Task objective:
Give the records below again, exactly as they appear.

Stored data
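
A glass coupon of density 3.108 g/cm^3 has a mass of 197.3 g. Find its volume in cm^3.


Rearrange rho = m / V:
  V = m / rho
  V = 197.3 / 3.108 = 63.481 cm^3

63.481 cm^3


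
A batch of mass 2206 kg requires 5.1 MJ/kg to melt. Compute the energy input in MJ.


Total energy = mass * specific energy
  E = 2206 * 5.1 = 11250.6 MJ

11250.6 MJ


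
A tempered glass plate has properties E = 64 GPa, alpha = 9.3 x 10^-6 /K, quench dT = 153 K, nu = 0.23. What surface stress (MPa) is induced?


Tempering stress: sigma = E * alpha * dT / (1 - nu)
  E (MPa) = 64 * 1000 = 64000
  Numerator = 64000 * (9.3 x 10^-6) * 153 = 91.0656
  Denominator = 1 - 0.23 = 0.77
  sigma = 91.0656 / 0.77 = 118.3 MPa

118.3 MPa


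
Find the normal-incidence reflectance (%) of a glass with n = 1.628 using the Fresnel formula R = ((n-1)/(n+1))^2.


Fresnel reflectance at normal incidence:
  R = ((n - 1)/(n + 1))^2
  (n - 1)/(n + 1) = (1.628 - 1)/(1.628 + 1) = 0.238965
  R = 0.238965^2 = 0.0571043
  R(%) = 0.0571043 * 100 = 5.71%

5.71%


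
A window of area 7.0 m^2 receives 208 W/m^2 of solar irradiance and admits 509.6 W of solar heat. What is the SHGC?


Rearrange Q = Area * SHGC * Irradiance:
  SHGC = Q / (Area * Irradiance)
  SHGC = 509.6 / (7.0 * 208) = 0.35

0.35


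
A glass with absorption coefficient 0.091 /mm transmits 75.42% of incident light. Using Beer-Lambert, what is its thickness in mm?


Rearrange T = exp(-alpha * thickness):
  thickness = -ln(T) / alpha
  T = 75.42/100 = 0.7542
  ln(T) = -0.2821
  -ln(T) = 0.2821
  thickness = 0.2821 / 0.091 = 3.1 mm

3.1 mm


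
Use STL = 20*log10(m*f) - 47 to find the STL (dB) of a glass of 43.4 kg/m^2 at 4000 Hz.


Mass law: STL = 20 * log10(m * f) - 47
  m * f = 43.4 * 4000 = 173600
  log10(173600) = 5.23955
  STL = 20 * 5.23955 - 47 = 104.791 - 47 = 57.8 dB

57.8 dB


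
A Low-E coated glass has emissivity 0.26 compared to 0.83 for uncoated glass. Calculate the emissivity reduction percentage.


Percentage reduction = (1 - coated/uncoated) * 100
  Ratio = 0.26 / 0.83 = 0.3133
  Reduction = (1 - 0.3133) * 100 = 68.7%

68.7%


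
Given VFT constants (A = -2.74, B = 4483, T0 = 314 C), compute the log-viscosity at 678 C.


VFT equation: log(eta) = A + B / (T - T0)
  T - T0 = 678 - 314 = 364
  B / (T - T0) = 4483 / 364 = 12.316
  log(eta) = -2.74 + 12.316 = 9.576

9.576


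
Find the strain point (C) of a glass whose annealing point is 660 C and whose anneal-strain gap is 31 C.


Strain point = annealing point - difference:
  T_strain = 660 - 31 = 629 C

629 C


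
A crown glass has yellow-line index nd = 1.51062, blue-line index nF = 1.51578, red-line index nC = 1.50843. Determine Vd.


Abbe number formula: Vd = (nd - 1) / (nF - nC)
  nd - 1 = 1.51062 - 1 = 0.51062
  nF - nC = 1.51578 - 1.50843 = 0.00735
  Vd = 0.51062 / 0.00735 = 69.47

69.47


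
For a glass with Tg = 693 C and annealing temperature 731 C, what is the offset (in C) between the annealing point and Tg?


Offset = T_anneal - Tg:
  offset = 731 - 693 = 38 C

38 C


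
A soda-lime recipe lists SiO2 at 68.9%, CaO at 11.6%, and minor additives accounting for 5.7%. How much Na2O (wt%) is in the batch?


Pieces sum to 100%:
  Na2O = 100 - (SiO2 + CaO + others)
  Na2O = 100 - (68.9 + 11.6 + 5.7) = 13.8%

13.8%


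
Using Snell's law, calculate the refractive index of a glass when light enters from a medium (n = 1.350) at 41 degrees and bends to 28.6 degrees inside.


Apply Snell's law: n1 * sin(theta1) = n2 * sin(theta2)
  n2 = n1 * sin(theta1) / sin(theta2)
  sin(41) = 0.656059
  sin(28.6) = 0.478692
  n2 = 1.350 * 0.656059 / 0.478692 = 1.8502

1.8502


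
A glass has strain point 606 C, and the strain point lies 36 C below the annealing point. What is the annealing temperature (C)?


T_anneal = T_strain + gap:
  T_anneal = 606 + 36 = 642 C

642 C


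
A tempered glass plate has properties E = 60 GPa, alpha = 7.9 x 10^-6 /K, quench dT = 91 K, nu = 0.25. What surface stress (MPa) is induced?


Tempering stress: sigma = E * alpha * dT / (1 - nu)
  E (MPa) = 60 * 1000 = 60000
  Numerator = 60000 * (7.9 x 10^-6) * 91 = 43.134
  Denominator = 1 - 0.25 = 0.75
  sigma = 43.134 / 0.75 = 57.5 MPa

57.5 MPa


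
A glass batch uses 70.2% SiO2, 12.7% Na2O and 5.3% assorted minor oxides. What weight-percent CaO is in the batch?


Pieces sum to 100%:
  CaO = 100 - (SiO2 + Na2O + others)
  CaO = 100 - (70.2 + 12.7 + 5.3) = 11.8%

11.8%


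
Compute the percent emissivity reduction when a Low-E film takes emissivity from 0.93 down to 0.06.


Percentage reduction = (1 - coated/uncoated) * 100
  Ratio = 0.06 / 0.93 = 0.0645
  Reduction = (1 - 0.0645) * 100 = 93.5%

93.5%


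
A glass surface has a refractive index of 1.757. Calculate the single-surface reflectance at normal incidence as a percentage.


Fresnel reflectance at normal incidence:
  R = ((n - 1)/(n + 1))^2
  (n - 1)/(n + 1) = (1.757 - 1)/(1.757 + 1) = 0.274574
  R = 0.274574^2 = 0.0753909
  R(%) = 0.0753909 * 100 = 7.539%

7.539%


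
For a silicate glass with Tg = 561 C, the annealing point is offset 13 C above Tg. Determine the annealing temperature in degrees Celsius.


The annealing temperature is Tg plus the offset:
  T_anneal = 561 + 13 = 574 C

574 C


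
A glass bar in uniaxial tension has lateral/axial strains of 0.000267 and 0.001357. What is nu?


Poisson's ratio: nu = lateral strain / axial strain
  nu = 0.000267 / 0.001357 = 0.1968

0.1968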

Answer for the task:
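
A glass coupon of density 3.108 g/cm^3 has a mass of 197.3 g. Find its volume in cm^3.


Rearrange rho = m / V:
  V = m / rho
  V = 197.3 / 3.108 = 63.481 cm^3

63.481 cm^3


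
A batch of mass 2206 kg requires 5.1 MJ/kg to melt. Compute the energy input in MJ.


Total energy = mass * specific energy
  E = 2206 * 5.1 = 11250.6 MJ

11250.6 MJ


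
A tempered glass plate has properties E = 64 GPa, alpha = 9.3 x 10^-6 /K, quench dT = 153 K, nu = 0.23. What surface stress (MPa) is induced?


Tempering stress: sigma = E * alpha * dT / (1 - nu)
  E (MPa) = 64 * 1000 = 64000
  Numerator = 64000 * (9.3 x 10^-6) * 153 = 91.0656
  Denominator = 1 - 0.23 = 0.77
  sigma = 91.0656 / 0.77 = 118.3 MPa

118.3 MPa


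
Find the normal-incidence reflectance (%) of a glass with n = 1.628 using the Fresnel formula R = ((n-1)/(n+1))^2.


Fresnel reflectance at normal incidence:
  R = ((n - 1)/(n + 1))^2
  (n - 1)/(n + 1) = (1.628 - 1)/(1.628 + 1) = 0.238965
  R = 0.238965^2 = 0.0571043
  R(%) = 0.0571043 * 100 = 5.71%

5.71%


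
A window of area 7.0 m^2 receives 208 W/m^2 of solar irradiance and admits 509.6 W of solar heat. What is the SHGC?


Rearrange Q = Area * SHGC * Irradiance:
  SHGC = Q / (Area * Irradiance)
  SHGC = 509.6 / (7.0 * 208) = 0.35

0.35


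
A glass with absorption coefficient 0.091 /mm transmits 75.42% of incident light. Using Beer-Lambert, what is its thickness in mm?


Rearrange T = exp(-alpha * thickness):
  thickness = -ln(T) / alpha
  T = 75.42/100 = 0.7542
  ln(T) = -0.2821
  -ln(T) = 0.2821
  thickness = 0.2821 / 0.091 = 3.1 mm

3.1 mm


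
Use STL = 20*log10(m*f) - 47 to find the STL (dB) of a glass of 43.4 kg/m^2 at 4000 Hz.


Mass law: STL = 20 * log10(m * f) - 47
  m * f = 43.4 * 4000 = 173600
  log10(173600) = 5.23955
  STL = 20 * 5.23955 - 47 = 104.791 - 47 = 57.8 dB

57.8 dB


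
A Low-E coated glass has emissivity 0.26 compared to 0.83 for uncoated glass. Calculate the emissivity reduction percentage.


Percentage reduction = (1 - coated/uncoated) * 100
  Ratio = 0.26 / 0.83 = 0.3133
  Reduction = (1 - 0.3133) * 100 = 68.7%

68.7%


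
Given VFT constants (A = -2.74, B = 4483, T0 = 314 C), compute the log-viscosity at 678 C.


VFT equation: log(eta) = A + B / (T - T0)
  T - T0 = 678 - 314 = 364
  B / (T - T0) = 4483 / 364 = 12.316
  log(eta) = -2.74 + 12.316 = 9.576

9.576


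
Find the strain point (C) of a glass whose annealing point is 660 C and whose anneal-strain gap is 31 C.


Strain point = annealing point - difference:
  T_strain = 660 - 31 = 629 C

629 C


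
A crown glass has yellow-line index nd = 1.51062, blue-line index nF = 1.51578, red-line index nC = 1.50843. Determine Vd.


Abbe number formula: Vd = (nd - 1) / (nF - nC)
  nd - 1 = 1.51062 - 1 = 0.51062
  nF - nC = 1.51578 - 1.50843 = 0.00735
  Vd = 0.51062 / 0.00735 = 69.47

69.47


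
For a glass with Tg = 693 C and annealing temperature 731 C, what is the offset (in C) between the annealing point and Tg?


Offset = T_anneal - Tg:
  offset = 731 - 693 = 38 C

38 C


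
A soda-lime recipe lists SiO2 at 68.9%, CaO at 11.6%, and minor additives accounting for 5.7%. How much Na2O (wt%) is in the batch?


Pieces sum to 100%:
  Na2O = 100 - (SiO2 + CaO + others)
  Na2O = 100 - (68.9 + 11.6 + 5.7) = 13.8%

13.8%


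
Using Snell's law, calculate the refractive index of a glass when light enters from a medium (n = 1.350) at 41 degrees and bends to 28.6 degrees inside.


Apply Snell's law: n1 * sin(theta1) = n2 * sin(theta2)
  n2 = n1 * sin(theta1) / sin(theta2)
  sin(41) = 0.656059
  sin(28.6) = 0.478692
  n2 = 1.350 * 0.656059 / 0.478692 = 1.8502

1.8502


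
A glass has strain point 606 C, and the strain point lies 36 C below the annealing point. What is the annealing temperature (C)?


T_anneal = T_strain + gap:
  T_anneal = 606 + 36 = 642 C

642 C


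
A tempered glass plate has properties E = 60 GPa, alpha = 7.9 x 10^-6 /K, quench dT = 91 K, nu = 0.25. What surface stress (MPa) is induced?


Tempering stress: sigma = E * alpha * dT / (1 - nu)
  E (MPa) = 60 * 1000 = 60000
  Numerator = 60000 * (7.9 x 10^-6) * 91 = 43.134
  Denominator = 1 - 0.25 = 0.75
  sigma = 43.134 / 0.75 = 57.5 MPa

57.5 MPa


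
A glass batch uses 70.2% SiO2, 12.7% Na2O and 5.3% assorted minor oxides. What weight-percent CaO is in the batch?


Pieces sum to 100%:
  CaO = 100 - (SiO2 + Na2O + others)
  CaO = 100 - (70.2 + 12.7 + 5.3) = 11.8%

11.8%


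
Compute the percent emissivity reduction when a Low-E film takes emissivity from 0.93 down to 0.06.


Percentage reduction = (1 - coated/uncoated) * 100
  Ratio = 0.06 / 0.93 = 0.0645
  Reduction = (1 - 0.0645) * 100 = 93.5%

93.5%


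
A glass surface has a refractive index of 1.757. Calculate the single-surface reflectance at normal incidence as a percentage.


Fresnel reflectance at normal incidence:
  R = ((n - 1)/(n + 1))^2
  (n - 1)/(n + 1) = (1.757 - 1)/(1.757 + 1) = 0.274574
  R = 0.274574^2 = 0.0753909
  R(%) = 0.0753909 * 100 = 7.539%

7.539%


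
For a silicate glass with Tg = 561 C, the annealing point is offset 13 C above Tg. Determine the annealing temperature in degrees Celsius.


The annealing temperature is Tg plus the offset:
  T_anneal = 561 + 13 = 574 C

574 C


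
A glass bar in uniaxial tension has lateral/axial strains of 0.000267 and 0.001357. What is nu?


Poisson's ratio: nu = lateral strain / axial strain
  nu = 0.000267 / 0.001357 = 0.1968

0.1968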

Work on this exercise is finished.